■ TASK TO COMPLETE
Within this material, find every line where the string "following" appears, and copy it out.
▬▬▬▬▬▬
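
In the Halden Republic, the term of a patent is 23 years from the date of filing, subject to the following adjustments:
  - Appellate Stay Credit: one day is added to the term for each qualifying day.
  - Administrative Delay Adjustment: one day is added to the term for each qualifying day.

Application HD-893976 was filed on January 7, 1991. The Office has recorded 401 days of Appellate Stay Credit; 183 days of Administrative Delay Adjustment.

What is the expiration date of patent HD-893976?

Base term: filing date + 23 years → 7 January 2014.
Appellate Stay Credit: +401 days → 12 February 2015.
Administrative Delay Adjustment: +183 days → 14 August 2015.

August 14, 2015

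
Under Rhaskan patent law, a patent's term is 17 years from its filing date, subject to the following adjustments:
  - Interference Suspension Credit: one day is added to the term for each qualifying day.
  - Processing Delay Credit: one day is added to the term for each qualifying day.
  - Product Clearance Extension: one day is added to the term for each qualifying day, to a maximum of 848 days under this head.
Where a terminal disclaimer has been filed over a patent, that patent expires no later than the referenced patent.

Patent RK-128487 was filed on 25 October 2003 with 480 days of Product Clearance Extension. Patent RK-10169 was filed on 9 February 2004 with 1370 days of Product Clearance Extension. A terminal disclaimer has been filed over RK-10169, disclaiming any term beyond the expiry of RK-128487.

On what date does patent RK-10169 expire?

2022-02-17

Natural term of RK-10169:
  Base: filing + 17 years → 9 February 2021.
  Product Clearance Extension: 1370 days claimed exceeds the 848-day cap, so +848 days → 7 June 2023.
Expiry of referenced patent RK-128487:
  Base: filing + 17 years → 25 October 2020.
  Product Clearance Extension: 480 days (within the 848-day cap) → +480 days → 17 February 2022.
Terminal disclaimer: RK-10169 expires on the earlier of 7 June 2023 and 17 February 2022.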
▬▬▬▬▬▬
■ SOLUTION BELOW
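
In the Halden Republic, the term of a patent is 23 years from the date of filing, subject to the following adjustments:
Under Rhaskan patent law, a patent's term is 17 years from its filing date, subject to the following adjustments: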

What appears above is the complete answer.